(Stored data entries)
==============================

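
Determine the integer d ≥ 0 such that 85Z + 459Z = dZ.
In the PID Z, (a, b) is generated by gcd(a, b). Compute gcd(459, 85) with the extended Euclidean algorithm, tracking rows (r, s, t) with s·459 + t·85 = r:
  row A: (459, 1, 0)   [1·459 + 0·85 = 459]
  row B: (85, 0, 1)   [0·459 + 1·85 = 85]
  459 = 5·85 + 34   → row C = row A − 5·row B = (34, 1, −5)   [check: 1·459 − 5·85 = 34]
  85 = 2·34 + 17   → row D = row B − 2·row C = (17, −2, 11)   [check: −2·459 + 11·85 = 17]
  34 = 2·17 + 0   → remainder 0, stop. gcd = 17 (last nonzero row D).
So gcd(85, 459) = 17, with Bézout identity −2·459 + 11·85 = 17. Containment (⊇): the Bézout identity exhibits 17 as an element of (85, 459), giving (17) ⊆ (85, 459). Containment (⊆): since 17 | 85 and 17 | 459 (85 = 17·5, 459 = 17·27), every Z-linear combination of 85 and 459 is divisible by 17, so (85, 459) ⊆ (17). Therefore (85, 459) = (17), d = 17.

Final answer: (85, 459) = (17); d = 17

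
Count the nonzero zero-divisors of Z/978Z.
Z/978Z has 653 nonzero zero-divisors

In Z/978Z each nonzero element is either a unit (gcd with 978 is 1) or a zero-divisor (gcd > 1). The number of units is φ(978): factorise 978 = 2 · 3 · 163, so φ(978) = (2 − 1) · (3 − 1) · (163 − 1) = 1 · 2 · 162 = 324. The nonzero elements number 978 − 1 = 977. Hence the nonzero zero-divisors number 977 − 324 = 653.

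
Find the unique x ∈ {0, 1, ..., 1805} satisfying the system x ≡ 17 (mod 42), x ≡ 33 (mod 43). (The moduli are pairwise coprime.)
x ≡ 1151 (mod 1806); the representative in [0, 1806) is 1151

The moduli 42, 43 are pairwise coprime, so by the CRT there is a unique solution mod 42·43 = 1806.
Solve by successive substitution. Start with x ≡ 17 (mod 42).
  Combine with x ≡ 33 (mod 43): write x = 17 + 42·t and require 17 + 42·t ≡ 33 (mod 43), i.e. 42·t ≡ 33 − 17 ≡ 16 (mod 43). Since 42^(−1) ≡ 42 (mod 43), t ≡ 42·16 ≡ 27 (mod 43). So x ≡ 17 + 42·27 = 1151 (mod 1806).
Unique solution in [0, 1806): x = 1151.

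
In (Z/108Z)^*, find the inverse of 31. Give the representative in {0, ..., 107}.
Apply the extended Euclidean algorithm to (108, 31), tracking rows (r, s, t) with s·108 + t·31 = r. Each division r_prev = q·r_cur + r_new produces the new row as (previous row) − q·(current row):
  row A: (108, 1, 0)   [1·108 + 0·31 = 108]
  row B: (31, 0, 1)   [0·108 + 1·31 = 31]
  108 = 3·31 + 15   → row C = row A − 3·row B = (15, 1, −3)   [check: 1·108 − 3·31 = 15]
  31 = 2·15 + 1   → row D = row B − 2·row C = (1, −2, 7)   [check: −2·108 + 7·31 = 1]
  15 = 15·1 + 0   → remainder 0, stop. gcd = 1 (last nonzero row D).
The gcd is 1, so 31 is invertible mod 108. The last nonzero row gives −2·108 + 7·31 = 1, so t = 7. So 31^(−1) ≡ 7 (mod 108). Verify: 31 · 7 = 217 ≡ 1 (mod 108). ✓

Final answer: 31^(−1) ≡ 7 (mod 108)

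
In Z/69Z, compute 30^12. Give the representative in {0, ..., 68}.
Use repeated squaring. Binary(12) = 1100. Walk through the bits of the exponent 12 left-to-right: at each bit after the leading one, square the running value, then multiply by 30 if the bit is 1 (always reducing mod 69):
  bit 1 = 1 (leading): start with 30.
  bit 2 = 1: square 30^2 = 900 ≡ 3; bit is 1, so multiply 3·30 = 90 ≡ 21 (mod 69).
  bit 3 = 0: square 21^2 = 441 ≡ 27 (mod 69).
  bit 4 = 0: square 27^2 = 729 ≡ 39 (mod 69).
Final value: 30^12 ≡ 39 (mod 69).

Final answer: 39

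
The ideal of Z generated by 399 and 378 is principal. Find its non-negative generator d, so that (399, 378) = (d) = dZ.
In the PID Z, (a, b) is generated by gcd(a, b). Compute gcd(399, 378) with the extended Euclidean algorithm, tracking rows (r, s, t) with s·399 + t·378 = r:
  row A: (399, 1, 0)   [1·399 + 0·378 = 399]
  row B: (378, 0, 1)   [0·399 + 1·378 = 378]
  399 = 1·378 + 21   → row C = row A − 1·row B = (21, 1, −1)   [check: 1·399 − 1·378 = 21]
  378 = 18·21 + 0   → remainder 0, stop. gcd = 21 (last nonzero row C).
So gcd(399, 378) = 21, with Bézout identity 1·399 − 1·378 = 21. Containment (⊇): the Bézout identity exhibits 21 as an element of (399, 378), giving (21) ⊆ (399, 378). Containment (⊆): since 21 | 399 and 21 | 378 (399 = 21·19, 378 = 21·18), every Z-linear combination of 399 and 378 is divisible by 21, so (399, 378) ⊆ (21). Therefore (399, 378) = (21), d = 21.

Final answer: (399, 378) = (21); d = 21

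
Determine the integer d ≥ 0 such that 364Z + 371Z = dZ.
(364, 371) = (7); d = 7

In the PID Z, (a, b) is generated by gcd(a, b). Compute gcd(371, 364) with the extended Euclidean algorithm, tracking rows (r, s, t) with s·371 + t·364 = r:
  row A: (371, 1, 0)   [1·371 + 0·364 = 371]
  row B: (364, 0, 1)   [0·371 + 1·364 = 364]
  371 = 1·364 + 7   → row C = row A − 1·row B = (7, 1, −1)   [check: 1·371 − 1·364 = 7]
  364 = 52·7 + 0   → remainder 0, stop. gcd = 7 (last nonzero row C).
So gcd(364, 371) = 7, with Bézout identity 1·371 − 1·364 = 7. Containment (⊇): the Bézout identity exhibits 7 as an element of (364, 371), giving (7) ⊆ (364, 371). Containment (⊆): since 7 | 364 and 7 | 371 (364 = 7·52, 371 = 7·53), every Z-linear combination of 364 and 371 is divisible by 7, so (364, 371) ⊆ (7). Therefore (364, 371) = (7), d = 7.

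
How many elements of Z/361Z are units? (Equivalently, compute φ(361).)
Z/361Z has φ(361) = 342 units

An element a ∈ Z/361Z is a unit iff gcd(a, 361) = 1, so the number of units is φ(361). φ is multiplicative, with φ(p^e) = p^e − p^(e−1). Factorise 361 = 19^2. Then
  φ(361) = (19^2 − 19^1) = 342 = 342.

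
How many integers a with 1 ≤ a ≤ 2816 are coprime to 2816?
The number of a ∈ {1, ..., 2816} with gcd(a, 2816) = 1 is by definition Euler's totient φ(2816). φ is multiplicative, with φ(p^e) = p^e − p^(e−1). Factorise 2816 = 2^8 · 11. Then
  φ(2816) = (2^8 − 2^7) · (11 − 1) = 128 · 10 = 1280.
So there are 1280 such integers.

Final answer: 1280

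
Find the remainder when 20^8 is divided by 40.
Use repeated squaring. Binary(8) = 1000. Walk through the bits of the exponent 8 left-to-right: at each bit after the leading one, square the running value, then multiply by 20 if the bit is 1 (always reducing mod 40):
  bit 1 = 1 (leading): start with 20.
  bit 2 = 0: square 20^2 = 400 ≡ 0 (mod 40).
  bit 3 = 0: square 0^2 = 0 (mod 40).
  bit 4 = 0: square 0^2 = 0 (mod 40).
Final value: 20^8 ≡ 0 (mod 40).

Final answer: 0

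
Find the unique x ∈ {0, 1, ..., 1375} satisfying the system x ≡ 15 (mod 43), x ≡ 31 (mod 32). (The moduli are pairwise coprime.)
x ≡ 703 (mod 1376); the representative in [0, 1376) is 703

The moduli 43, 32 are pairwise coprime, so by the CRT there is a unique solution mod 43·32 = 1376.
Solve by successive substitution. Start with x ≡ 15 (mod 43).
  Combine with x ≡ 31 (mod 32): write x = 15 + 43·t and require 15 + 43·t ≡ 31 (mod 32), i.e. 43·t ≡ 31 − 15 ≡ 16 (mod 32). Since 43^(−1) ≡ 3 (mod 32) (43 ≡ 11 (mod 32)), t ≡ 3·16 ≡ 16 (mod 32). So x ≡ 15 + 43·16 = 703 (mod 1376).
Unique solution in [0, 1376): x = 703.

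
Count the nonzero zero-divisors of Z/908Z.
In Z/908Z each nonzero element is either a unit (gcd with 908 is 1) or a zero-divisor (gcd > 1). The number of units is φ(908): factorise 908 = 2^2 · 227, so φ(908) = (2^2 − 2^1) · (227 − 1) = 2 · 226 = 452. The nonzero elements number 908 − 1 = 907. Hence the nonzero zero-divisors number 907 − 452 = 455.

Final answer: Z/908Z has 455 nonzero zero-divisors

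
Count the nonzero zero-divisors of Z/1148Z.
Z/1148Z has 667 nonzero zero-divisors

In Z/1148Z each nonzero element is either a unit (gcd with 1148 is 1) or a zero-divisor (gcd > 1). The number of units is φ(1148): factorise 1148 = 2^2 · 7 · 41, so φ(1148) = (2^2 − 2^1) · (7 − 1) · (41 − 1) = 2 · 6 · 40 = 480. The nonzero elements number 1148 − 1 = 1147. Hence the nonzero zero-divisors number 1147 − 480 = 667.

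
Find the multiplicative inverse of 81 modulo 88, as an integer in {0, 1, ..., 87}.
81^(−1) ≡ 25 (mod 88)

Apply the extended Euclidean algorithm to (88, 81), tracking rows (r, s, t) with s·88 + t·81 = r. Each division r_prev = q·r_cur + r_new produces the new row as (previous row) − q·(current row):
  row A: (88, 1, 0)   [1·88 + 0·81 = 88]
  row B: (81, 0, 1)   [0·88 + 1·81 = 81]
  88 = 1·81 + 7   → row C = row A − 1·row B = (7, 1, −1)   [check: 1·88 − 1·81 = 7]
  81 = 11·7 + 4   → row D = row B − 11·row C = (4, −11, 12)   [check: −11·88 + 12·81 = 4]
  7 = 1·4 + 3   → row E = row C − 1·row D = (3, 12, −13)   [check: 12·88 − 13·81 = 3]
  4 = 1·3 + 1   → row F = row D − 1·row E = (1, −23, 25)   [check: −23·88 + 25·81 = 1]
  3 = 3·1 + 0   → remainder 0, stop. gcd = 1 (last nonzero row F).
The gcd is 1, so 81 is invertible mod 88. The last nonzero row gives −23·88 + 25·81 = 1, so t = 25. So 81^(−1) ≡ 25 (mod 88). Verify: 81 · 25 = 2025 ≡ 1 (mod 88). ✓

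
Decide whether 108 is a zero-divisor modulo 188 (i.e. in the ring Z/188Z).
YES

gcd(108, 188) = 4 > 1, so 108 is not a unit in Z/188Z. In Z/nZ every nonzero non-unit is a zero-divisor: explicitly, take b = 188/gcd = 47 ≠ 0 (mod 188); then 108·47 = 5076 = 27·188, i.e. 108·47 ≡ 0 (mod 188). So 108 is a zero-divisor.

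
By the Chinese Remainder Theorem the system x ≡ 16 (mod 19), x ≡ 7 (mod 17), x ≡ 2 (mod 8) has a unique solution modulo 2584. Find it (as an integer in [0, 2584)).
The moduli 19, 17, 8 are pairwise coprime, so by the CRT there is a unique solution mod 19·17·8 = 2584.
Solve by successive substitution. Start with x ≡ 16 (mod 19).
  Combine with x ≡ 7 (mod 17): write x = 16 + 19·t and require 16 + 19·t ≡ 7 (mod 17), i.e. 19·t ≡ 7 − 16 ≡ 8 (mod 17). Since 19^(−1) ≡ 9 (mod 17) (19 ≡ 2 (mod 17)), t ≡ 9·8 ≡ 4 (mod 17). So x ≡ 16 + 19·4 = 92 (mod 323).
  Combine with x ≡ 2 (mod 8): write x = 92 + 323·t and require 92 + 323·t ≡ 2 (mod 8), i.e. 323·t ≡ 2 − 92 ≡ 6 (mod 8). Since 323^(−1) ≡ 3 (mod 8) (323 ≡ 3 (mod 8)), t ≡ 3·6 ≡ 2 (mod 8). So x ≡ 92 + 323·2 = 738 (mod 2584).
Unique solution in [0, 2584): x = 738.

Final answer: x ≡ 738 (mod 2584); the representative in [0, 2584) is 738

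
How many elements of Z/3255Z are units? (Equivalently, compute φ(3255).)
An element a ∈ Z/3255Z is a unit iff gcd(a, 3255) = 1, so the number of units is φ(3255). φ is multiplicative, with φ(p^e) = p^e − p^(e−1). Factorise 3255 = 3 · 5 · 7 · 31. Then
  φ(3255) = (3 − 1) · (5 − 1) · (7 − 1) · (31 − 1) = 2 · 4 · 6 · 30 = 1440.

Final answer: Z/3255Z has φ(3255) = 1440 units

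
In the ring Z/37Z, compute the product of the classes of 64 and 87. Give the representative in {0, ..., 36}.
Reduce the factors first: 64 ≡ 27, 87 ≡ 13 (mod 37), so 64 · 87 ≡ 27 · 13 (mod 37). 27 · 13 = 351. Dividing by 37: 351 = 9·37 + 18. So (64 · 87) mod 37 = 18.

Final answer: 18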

==============================

• _ACTIVITY_
A faithful copy is required of the lines from the one with "In the ring Z/37Z, compute" through the last line of the data; please add nothing.

• _SOLUTION TO THIS PROBLEM_
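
In the ring Z/37Z, compute the product of the classes of 64 and 87. Give the representative in {0, ..., 36}.
Reduce the factors first: 64 ≡ 27, 87 ≡ 13 (mod 37), so 64 · 87 ≡ 27 · 13 (mod 37). 27 · 13 = 351. Dividing by 37: 351 = 9·37 + 18. So (64 · 87) mod 37 = 18.

Final answer: 18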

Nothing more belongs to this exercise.